▶ [Material provided]
=== Begin Enclosure ===

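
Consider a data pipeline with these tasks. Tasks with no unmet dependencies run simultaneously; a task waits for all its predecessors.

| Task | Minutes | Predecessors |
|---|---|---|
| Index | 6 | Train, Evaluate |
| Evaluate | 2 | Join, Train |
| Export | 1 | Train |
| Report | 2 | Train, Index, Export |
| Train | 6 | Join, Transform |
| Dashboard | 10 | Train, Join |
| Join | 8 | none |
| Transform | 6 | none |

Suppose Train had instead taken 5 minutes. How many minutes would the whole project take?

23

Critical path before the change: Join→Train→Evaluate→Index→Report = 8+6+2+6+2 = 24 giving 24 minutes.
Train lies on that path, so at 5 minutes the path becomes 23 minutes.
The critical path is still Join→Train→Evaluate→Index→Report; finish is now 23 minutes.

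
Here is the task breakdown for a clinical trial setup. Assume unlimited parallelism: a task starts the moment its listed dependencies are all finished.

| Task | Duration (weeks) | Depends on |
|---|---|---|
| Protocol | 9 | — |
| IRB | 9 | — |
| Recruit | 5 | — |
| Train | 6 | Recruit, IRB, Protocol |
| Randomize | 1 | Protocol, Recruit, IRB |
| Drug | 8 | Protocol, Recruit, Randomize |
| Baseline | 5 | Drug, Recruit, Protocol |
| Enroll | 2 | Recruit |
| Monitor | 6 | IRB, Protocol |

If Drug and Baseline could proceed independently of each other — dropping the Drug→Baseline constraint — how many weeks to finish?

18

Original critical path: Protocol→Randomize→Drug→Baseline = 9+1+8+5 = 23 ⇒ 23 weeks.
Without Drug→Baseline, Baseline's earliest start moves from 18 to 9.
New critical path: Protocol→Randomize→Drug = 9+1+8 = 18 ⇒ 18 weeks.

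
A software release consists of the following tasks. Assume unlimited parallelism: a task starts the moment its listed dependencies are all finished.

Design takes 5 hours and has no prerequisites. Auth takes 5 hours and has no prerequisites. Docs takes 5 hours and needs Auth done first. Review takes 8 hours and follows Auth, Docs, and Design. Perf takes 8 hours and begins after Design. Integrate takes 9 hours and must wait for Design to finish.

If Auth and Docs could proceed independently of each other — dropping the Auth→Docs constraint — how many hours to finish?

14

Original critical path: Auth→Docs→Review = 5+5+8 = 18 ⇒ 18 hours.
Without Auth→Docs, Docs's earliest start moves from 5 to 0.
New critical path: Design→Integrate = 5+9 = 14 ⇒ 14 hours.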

=== End Enclosure ===
=== Begin Enclosure ===

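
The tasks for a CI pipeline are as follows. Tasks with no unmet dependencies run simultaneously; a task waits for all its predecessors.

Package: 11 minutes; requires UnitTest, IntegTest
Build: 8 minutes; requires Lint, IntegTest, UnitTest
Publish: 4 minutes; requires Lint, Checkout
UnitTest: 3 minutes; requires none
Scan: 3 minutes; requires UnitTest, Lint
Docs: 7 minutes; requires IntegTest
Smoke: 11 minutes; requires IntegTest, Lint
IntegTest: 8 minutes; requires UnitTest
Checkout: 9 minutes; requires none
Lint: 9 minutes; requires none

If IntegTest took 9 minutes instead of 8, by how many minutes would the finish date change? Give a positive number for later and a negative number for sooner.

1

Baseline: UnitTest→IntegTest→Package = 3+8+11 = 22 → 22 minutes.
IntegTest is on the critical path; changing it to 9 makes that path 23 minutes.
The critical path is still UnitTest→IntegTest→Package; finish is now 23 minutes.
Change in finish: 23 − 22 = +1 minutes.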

=== End Enclosure ===

▶ [Brief] Looking at the listing above, count the lines that contain "dependencies" and give nothing but the number.

▶ [Response to the exercise] 4